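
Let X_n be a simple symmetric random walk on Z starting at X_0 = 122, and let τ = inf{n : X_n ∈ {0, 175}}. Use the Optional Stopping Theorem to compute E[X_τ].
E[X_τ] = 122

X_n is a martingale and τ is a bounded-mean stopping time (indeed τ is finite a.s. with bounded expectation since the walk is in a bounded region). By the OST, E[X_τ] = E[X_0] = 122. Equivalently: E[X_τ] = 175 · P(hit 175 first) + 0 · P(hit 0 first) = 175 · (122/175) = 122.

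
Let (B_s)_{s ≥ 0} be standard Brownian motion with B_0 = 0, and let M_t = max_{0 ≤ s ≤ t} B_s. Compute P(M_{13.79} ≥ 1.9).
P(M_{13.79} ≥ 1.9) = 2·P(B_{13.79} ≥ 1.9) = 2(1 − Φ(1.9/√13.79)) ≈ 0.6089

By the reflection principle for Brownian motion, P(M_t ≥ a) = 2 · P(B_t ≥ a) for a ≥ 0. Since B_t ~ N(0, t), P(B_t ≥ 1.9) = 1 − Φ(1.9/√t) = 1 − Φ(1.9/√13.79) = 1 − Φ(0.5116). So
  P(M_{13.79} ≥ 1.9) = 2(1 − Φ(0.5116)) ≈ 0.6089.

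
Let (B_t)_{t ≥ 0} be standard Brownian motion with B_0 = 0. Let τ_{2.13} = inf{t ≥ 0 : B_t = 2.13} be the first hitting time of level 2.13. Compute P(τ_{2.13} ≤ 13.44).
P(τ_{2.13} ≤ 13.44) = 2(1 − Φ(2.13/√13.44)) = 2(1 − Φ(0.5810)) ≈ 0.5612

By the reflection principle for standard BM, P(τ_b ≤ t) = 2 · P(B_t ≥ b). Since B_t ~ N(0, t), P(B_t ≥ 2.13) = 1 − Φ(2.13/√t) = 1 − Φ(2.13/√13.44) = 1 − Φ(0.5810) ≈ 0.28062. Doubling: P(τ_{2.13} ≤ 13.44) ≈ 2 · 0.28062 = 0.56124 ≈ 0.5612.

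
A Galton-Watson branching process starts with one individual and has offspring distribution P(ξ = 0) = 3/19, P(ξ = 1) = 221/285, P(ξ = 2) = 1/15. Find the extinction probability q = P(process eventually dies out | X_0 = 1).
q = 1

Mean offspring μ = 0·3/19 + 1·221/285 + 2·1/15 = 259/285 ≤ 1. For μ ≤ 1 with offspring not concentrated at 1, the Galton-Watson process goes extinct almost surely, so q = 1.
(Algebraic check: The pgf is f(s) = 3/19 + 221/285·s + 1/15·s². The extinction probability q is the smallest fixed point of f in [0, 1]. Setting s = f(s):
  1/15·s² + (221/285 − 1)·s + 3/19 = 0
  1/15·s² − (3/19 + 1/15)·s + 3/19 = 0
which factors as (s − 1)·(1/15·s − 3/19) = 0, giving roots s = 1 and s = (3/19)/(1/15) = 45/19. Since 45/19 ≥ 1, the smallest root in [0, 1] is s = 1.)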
#####
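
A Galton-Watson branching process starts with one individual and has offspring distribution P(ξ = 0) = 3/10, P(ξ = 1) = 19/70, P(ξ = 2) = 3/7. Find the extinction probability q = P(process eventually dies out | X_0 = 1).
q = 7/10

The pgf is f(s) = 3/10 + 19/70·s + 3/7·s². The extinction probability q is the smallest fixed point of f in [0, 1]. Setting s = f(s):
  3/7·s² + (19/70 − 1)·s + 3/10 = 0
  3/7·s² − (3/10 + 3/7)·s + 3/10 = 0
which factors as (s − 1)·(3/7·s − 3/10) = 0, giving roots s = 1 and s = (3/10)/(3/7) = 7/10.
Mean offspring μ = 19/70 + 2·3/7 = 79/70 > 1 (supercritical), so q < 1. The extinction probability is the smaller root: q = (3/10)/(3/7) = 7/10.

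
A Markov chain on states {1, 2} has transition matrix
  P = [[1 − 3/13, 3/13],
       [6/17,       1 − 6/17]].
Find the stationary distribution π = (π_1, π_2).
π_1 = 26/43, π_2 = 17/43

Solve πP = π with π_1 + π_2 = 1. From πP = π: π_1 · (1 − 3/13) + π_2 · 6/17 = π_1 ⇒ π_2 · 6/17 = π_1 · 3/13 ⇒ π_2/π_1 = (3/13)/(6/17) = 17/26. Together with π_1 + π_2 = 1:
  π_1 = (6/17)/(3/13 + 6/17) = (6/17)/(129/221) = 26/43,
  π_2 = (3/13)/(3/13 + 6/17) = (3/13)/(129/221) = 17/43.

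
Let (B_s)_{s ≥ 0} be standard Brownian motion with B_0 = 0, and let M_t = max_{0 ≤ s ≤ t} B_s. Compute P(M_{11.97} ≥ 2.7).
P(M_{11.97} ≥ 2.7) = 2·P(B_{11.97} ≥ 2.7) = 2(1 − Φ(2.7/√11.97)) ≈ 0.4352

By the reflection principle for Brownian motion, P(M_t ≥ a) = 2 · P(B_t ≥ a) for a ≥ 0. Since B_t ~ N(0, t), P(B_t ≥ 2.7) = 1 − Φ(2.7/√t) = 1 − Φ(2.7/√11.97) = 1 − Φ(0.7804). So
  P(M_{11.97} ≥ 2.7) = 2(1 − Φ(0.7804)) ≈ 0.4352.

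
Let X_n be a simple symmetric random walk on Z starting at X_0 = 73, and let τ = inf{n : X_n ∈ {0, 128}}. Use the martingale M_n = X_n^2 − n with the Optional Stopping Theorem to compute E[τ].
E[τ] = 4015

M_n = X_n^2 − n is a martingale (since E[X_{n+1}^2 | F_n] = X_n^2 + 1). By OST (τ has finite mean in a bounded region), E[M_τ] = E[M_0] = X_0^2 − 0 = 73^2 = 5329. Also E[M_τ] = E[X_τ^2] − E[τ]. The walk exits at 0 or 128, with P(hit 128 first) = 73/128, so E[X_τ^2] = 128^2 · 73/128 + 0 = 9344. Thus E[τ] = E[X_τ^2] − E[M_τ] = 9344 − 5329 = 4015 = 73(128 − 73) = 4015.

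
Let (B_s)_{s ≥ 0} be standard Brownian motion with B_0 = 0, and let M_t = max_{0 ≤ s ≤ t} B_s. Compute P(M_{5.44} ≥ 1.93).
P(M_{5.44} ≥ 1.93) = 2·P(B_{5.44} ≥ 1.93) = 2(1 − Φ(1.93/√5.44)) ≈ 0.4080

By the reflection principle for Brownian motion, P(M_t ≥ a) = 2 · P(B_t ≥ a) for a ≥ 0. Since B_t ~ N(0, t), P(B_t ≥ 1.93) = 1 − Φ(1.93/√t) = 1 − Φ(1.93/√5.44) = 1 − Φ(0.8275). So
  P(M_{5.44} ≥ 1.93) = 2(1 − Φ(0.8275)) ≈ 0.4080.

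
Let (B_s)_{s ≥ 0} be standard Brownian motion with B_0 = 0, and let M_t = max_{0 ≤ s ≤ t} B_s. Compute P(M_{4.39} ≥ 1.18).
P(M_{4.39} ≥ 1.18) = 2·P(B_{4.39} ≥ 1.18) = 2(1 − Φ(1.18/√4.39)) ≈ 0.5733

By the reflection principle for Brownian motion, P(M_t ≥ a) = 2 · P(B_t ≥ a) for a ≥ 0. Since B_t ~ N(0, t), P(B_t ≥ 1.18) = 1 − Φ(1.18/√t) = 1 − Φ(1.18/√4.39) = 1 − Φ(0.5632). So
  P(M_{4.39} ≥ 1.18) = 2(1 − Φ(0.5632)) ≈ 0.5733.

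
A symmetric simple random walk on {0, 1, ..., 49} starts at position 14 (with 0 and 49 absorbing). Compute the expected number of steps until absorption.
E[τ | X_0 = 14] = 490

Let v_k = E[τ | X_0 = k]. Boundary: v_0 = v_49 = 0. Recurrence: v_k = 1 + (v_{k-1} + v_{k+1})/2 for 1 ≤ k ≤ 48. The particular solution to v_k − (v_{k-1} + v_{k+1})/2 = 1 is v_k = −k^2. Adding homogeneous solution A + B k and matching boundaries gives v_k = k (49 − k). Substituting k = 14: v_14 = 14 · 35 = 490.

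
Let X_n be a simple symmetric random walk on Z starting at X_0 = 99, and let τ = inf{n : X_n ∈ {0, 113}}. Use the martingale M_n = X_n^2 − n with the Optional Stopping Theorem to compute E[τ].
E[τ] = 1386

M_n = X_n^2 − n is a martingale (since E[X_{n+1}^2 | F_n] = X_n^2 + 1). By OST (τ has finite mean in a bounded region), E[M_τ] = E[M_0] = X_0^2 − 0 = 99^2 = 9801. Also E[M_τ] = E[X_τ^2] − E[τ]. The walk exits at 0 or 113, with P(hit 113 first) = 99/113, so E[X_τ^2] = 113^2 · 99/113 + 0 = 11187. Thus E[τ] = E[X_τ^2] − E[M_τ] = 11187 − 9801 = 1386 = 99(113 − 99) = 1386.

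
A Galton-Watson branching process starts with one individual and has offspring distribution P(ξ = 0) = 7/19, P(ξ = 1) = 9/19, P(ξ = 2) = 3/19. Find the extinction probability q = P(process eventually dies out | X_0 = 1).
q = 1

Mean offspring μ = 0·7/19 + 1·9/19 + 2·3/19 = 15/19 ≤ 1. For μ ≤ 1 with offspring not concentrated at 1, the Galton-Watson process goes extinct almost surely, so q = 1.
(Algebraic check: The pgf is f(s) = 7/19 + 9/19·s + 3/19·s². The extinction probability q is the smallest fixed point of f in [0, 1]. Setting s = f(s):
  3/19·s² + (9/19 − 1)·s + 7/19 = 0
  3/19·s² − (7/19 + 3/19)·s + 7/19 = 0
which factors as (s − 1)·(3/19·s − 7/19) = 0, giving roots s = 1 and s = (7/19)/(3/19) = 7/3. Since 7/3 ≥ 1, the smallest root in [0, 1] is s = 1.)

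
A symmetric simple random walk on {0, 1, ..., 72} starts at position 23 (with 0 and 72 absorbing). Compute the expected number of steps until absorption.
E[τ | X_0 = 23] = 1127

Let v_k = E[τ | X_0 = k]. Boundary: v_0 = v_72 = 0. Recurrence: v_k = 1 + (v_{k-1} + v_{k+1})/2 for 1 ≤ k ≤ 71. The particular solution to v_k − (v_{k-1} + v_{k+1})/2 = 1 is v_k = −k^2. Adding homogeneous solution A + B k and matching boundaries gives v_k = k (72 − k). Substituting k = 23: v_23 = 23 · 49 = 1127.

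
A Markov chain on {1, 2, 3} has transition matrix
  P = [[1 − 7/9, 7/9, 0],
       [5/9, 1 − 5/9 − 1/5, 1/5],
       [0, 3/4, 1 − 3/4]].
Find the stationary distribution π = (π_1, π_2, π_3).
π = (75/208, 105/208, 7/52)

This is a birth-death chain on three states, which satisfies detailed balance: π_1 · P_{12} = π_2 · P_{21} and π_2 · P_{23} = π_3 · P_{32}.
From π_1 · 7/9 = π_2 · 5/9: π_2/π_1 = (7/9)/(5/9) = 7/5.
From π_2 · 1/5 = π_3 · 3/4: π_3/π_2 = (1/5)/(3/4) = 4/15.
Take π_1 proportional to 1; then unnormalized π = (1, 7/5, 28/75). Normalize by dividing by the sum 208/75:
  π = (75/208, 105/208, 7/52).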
#####
**The problem**
Check each line of the listing above for the string "transition", then please give the number of lines where it appears and nothing else.

**Exercise answer**
2